### [DIRECTIONS]
If a line in the entries below holds the string "colored", copy it.

### [Records from a collection]
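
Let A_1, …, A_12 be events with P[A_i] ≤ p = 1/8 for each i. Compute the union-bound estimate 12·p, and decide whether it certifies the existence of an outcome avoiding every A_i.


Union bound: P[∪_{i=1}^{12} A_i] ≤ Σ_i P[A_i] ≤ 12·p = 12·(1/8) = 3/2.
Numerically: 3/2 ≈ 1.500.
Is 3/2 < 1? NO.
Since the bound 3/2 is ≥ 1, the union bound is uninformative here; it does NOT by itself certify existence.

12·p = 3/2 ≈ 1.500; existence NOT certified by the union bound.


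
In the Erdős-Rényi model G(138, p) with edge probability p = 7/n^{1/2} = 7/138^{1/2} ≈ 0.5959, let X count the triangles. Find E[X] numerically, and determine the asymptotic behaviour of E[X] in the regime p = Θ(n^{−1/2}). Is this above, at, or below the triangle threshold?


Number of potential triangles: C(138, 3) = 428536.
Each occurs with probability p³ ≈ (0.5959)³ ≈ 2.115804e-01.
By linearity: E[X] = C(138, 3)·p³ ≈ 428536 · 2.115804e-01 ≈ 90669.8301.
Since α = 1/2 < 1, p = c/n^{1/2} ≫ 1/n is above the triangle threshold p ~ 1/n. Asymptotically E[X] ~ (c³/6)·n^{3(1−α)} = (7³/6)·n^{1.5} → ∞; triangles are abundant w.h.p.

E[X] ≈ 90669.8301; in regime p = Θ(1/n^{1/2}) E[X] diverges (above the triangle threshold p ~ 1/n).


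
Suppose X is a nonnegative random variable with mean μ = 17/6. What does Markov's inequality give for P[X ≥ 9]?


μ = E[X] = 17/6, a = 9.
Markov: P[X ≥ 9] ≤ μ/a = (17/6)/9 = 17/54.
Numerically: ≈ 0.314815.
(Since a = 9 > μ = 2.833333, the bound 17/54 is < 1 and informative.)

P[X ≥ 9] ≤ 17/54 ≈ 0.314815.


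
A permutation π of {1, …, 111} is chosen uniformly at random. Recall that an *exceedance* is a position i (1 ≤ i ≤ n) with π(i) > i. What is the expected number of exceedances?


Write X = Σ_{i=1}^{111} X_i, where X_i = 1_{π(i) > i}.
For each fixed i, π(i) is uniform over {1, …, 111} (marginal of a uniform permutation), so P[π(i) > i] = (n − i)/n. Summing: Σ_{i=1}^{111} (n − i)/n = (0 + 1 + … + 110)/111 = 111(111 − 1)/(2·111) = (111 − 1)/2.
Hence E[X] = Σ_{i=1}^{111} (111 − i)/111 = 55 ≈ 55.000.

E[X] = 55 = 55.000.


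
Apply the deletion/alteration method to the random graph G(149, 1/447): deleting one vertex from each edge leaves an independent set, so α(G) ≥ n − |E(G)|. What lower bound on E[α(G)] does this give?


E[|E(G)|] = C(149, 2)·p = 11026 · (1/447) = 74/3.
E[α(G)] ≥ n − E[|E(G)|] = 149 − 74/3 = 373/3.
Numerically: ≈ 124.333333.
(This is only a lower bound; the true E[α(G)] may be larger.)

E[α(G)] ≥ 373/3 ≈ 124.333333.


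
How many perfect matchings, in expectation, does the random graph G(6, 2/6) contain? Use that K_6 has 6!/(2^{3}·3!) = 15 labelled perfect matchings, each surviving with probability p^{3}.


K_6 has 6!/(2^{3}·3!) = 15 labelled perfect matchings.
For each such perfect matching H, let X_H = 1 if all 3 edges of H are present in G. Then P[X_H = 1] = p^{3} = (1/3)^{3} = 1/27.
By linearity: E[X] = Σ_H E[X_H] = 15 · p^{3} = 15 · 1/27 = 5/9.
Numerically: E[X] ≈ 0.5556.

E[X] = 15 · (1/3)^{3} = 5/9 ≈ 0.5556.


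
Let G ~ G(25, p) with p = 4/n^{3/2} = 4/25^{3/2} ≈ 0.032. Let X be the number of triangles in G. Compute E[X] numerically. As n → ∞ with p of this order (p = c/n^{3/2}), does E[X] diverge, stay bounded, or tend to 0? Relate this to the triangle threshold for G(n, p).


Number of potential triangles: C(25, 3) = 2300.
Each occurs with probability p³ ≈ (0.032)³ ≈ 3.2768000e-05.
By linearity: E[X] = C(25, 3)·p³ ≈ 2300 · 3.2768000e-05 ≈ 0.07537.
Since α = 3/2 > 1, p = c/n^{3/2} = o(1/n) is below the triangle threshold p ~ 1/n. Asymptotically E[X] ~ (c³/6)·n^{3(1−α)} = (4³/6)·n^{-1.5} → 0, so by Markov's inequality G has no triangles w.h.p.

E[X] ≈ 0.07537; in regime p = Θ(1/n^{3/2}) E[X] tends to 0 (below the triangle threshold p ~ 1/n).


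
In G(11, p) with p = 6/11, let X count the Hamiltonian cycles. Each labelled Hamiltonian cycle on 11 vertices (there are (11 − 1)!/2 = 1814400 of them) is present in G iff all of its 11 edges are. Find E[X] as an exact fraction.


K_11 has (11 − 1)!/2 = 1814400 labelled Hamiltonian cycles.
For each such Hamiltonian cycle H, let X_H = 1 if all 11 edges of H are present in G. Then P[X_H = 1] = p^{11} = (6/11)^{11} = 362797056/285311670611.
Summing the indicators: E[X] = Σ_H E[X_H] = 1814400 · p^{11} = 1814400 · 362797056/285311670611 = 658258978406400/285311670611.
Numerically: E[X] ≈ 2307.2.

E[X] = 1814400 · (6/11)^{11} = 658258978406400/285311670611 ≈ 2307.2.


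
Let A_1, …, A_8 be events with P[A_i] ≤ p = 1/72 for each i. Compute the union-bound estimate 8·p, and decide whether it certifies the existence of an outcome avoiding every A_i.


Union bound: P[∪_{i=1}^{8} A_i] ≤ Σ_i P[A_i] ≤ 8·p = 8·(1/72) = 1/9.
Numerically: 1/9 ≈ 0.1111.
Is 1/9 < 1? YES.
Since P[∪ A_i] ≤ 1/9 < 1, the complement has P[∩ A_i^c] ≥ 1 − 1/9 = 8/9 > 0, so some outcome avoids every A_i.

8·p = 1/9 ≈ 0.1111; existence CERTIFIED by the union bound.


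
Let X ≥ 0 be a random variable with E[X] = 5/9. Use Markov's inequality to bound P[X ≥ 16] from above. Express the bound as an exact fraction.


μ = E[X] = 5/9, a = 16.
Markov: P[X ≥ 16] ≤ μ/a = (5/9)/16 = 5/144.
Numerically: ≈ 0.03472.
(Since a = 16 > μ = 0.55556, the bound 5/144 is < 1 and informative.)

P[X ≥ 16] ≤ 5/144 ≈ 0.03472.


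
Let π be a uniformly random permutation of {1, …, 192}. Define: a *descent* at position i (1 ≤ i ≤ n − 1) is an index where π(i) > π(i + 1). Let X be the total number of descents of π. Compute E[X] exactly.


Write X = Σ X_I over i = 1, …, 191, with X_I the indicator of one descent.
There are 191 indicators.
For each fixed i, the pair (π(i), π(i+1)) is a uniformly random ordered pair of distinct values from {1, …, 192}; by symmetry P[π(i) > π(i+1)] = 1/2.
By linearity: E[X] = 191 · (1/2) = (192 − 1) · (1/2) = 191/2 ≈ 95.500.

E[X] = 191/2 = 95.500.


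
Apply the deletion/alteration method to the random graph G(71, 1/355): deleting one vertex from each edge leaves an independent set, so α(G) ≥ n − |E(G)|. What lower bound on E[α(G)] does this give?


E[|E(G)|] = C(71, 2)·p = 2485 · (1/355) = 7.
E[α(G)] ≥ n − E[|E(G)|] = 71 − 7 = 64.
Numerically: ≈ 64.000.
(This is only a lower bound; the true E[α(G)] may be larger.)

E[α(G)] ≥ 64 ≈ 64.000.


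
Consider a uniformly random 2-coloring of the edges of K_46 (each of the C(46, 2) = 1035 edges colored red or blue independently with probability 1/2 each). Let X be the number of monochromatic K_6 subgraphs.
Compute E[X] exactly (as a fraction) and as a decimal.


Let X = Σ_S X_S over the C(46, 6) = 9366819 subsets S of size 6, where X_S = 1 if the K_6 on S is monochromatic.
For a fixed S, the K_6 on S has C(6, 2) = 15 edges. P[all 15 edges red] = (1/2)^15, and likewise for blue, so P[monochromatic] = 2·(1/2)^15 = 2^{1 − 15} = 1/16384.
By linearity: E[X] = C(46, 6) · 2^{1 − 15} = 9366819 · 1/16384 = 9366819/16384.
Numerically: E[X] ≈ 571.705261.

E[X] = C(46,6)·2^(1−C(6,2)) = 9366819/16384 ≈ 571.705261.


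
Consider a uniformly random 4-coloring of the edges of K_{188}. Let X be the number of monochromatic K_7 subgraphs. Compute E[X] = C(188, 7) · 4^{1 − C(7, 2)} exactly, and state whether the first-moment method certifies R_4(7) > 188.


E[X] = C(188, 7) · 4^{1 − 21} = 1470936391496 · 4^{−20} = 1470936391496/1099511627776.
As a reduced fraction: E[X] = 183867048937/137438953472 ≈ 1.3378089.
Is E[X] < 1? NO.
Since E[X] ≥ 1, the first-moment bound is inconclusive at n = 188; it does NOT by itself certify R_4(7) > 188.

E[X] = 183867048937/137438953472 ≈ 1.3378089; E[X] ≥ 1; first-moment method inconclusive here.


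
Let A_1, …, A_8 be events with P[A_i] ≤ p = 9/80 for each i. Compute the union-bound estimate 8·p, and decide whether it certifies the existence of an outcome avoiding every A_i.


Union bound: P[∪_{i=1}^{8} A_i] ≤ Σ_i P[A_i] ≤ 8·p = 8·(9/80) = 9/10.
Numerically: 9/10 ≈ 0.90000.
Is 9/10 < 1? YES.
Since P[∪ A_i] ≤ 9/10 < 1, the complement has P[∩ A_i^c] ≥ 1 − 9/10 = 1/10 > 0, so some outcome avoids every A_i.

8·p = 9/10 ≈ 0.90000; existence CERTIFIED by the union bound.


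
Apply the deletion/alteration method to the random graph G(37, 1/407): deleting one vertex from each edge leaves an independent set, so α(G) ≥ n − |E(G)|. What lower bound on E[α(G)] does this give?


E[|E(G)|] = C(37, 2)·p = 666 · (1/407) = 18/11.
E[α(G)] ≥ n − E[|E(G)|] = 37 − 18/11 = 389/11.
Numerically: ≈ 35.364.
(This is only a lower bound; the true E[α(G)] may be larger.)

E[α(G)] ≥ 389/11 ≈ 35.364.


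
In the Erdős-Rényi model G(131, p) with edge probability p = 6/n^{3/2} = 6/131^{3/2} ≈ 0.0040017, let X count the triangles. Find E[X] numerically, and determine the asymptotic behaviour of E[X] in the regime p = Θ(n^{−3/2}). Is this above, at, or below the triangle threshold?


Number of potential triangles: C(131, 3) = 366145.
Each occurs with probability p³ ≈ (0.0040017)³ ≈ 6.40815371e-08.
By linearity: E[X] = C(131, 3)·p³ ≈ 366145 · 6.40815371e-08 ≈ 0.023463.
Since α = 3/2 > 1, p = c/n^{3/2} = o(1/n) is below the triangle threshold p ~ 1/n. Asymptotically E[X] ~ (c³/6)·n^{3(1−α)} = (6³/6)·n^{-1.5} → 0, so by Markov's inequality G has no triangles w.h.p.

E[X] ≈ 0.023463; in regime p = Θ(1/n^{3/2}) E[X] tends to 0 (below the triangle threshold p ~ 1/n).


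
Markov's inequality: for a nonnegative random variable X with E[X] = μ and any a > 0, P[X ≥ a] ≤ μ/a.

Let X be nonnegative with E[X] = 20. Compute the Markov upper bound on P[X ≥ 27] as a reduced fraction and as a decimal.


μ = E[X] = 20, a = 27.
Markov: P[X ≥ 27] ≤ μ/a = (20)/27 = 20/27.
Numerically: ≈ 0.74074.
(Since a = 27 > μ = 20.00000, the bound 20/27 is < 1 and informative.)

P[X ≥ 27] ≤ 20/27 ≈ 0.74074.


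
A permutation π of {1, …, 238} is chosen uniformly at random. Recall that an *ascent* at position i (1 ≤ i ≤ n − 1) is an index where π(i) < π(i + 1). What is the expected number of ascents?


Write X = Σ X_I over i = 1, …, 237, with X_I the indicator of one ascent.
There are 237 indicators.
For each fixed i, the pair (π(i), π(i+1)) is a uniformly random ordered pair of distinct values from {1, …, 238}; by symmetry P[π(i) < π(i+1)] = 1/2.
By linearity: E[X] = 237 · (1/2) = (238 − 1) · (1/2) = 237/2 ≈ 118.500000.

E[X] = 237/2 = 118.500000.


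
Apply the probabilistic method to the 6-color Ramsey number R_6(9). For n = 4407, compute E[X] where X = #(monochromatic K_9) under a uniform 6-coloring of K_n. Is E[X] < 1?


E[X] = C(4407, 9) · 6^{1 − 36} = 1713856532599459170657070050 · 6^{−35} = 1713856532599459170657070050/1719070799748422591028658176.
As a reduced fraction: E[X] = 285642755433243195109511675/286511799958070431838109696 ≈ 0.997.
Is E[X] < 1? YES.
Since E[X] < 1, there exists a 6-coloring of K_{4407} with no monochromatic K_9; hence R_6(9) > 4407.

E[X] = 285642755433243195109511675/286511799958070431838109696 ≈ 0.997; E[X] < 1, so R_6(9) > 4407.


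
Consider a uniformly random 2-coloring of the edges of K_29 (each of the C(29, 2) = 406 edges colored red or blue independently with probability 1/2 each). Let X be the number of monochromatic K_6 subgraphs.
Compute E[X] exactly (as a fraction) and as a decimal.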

### [TASK RESULT]
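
Consider a uniformly random 2-coloring of the edges of K_46 (each of the C(46, 2) = 1035 edges colored red or blue independently with probability 1/2 each). Let X be the number of monochromatic K_6 subgraphs.
Consider a uniformly random 2-coloring of the edges of K_29 (each of the C(29, 2) = 406 edges colored red or blue independently with probability 1/2 each). Let X be the number of monochromatic K_6 subgraphs.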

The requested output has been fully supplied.